◆ What to do: Reproduce every entry exactly as given.

*** Opening of Record extracts ***

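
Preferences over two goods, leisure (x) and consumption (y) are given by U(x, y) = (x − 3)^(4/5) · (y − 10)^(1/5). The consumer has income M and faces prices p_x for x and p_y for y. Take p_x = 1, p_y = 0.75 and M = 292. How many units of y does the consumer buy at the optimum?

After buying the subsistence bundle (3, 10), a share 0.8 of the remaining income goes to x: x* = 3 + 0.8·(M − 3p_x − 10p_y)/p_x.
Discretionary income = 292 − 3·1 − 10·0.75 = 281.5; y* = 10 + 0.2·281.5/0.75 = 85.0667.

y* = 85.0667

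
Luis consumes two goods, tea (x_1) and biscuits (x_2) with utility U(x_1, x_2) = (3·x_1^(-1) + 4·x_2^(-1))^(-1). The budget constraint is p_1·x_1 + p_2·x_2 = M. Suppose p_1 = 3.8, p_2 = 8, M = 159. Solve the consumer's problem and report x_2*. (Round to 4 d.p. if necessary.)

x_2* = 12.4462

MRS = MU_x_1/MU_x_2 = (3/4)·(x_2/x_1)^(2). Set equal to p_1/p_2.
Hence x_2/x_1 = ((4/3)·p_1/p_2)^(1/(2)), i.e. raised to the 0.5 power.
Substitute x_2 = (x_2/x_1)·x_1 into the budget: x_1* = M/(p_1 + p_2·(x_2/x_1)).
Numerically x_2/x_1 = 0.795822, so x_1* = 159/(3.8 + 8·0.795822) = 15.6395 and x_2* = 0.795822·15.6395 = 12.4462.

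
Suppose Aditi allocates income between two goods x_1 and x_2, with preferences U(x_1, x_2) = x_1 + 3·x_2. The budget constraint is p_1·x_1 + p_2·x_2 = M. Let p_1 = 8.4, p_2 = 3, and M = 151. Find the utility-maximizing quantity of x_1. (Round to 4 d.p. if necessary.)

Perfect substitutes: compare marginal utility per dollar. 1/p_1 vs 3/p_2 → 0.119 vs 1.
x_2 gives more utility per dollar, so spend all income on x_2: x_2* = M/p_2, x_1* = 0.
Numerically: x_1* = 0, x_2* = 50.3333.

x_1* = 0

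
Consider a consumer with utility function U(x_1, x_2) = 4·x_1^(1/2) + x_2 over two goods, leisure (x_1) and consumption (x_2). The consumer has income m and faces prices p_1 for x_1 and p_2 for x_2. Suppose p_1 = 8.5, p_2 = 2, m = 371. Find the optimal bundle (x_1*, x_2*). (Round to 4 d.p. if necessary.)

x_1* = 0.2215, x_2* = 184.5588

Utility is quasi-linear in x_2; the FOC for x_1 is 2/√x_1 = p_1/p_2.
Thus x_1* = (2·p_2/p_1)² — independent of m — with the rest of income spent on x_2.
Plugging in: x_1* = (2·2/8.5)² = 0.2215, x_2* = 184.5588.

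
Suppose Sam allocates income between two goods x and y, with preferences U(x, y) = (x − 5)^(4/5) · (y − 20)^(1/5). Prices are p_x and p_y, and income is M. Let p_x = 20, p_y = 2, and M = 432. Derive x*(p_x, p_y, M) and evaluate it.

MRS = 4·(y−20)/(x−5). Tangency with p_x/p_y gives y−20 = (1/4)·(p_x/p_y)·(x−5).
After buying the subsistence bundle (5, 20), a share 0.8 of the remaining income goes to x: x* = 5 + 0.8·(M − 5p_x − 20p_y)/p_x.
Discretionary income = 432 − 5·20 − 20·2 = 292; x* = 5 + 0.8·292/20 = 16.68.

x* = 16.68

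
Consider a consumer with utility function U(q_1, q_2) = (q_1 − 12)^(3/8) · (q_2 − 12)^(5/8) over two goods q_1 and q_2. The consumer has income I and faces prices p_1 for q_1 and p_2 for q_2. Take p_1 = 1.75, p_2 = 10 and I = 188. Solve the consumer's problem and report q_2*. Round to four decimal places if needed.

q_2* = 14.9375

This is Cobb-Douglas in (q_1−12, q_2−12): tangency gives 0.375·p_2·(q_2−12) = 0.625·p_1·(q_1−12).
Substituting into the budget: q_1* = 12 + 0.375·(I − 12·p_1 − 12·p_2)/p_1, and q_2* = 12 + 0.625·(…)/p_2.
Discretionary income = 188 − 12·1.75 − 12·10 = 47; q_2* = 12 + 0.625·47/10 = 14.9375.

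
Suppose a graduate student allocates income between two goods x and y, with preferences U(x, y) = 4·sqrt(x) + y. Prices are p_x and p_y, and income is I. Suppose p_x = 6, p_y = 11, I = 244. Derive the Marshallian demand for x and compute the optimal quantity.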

*** Close of Record extracts ***

◆ Result of the task:
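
Preferences over two goods, leisure (x) and consumption (y) are given by U(x, y) = (x − 3)^(4/5) · (y − 10)^(1/5). The consumer has income M and faces prices p_x for x and p_y for y. Take p_x = 1, p_y = 0.75 and M = 292. How many units of y does the consumer buy at the optimum?

After buying the subsistence bundle (3, 10), a share 0.8 of the remaining income goes to x: x* = 3 + 0.8·(M − 3p_x − 10p_y)/p_x.
Discretionary income = 292 − 3·1 − 10·0.75 = 281.5; y* = 10 + 0.2·281.5/0.75 = 85.0667.

y* = 85.0667

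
Luis consumes two goods, tea (x_1) and biscuits (x_2) with utility U(x_1, x_2) = (3·x_1^(-1) + 4·x_2^(-1))^(-1). The budget constraint is p_1·x_1 + p_2·x_2 = M. Suppose p_1 = 3.8, p_2 = 8, M = 159. Solve the consumer's problem and report x_2*. (Round to 4 d.p. if necessary.)

x_2* = 12.4462

MRS = MU_x_1/MU_x_2 = (3/4)·(x_2/x_1)^(2). Set equal to p_1/p_2.
Hence x_2/x_1 = ((4/3)·p_1/p_2)^(1/(2)), i.e. raised to the 0.5 power.
Substitute x_2 = (x_2/x_1)·x_1 into the budget: x_1* = M/(p_1 + p_2·(x_2/x_1)).
Numerically x_2/x_1 = 0.795822, so x_1* = 159/(3.8 + 8·0.795822) = 15.6395 and x_2* = 0.795822·15.6395 = 12.4462.

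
Suppose Aditi allocates income between two goods x_1 and x_2, with preferences U(x_1, x_2) = x_1 + 3·x_2. The budget constraint is p_1·x_1 + p_2·x_2 = M. Let p_1 = 8.4, p_2 = 3, and M = 151. Find the utility-maximizing quantity of x_1. (Round to 4 d.p. if necessary.)

Perfect substitutes: compare marginal utility per dollar. 1/p_1 vs 3/p_2 → 0.119 vs 1.
x_2 gives more utility per dollar, so spend all income on x_2: x_2* = M/p_2, x_1* = 0.
Numerically: x_1* = 0, x_2* = 50.3333.

x_1* = 0

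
Consider a consumer with utility function U(x_1, x_2) = 4·x_1^(1/2) + x_2 over two goods, leisure (x_1) and consumption (x_2). The consumer has income m and faces prices p_1 for x_1 and p_2 for x_2. Suppose p_1 = 8.5, p_2 = 2, m = 371. Find the optimal bundle (x_1*, x_2*). (Round to 4 d.p. if necessary.)

x_1* = 0.2215, x_2* = 184.5588

Utility is quasi-linear in x_2; the FOC for x_1 is 2/√x_1 = p_1/p_2.
Thus x_1* = (2·p_2/p_1)² — independent of m — with the rest of income spent on x_2.
Plugging in: x_1* = (2·2/8.5)² = 0.2215, x_2* = 184.5588.

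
Suppose Sam allocates income between two goods x and y, with preferences U(x, y) = (x − 5)^(4/5) · (y − 20)^(1/5). Prices are p_x and p_y, and income is M. Let p_x = 20, p_y = 2, and M = 432. Derive x*(p_x, p_y, M) and evaluate it.

MRS = 4·(y−20)/(x−5). Tangency with p_x/p_y gives y−20 = (1/4)·(p_x/p_y)·(x−5).
After buying the subsistence bundle (5, 20), a share 0.8 of the remaining income goes to x: x* = 5 + 0.8·(M − 5p_x − 20p_y)/p_x.
Discretionary income = 432 − 5·20 − 20·2 = 292; x* = 5 + 0.8·292/20 = 16.68.

x* = 16.68

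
Consider a consumer with utility function U(q_1, q_2) = (q_1 − 12)^(3/8) · (q_2 − 12)^(5/8) over two goods q_1 and q_2. The consumer has income I and faces prices p_1 for q_1 and p_2 for q_2. Take p_1 = 1.75, p_2 = 10 and I = 188. Solve the consumer's problem and report q_2*. Round to four decimal places if needed.

q_2* = 14.9375

This is Cobb-Douglas in (q_1−12, q_2−12): tangency gives 0.375·p_2·(q_2−12) = 0.625·p_1·(q_1−12).
Substituting into the budget: q_1* = 12 + 0.375·(I − 12·p_1 − 12·p_2)/p_1, and q_2* = 12 + 0.625·(…)/p_2.
Discretionary income = 188 − 12·1.75 − 12·10 = 47; q_2* = 12 + 0.625·47/10 = 14.9375.

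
Suppose a graduate student allocates income between two goods x and y, with preferences U(x, y) = 4·sqrt(x) + y. Prices are p_x and p_y, and income is I. Suppose p_x = 6, p_y = 11, I = 244. Derive the Marshallian demand for x and compute the optimal quantity.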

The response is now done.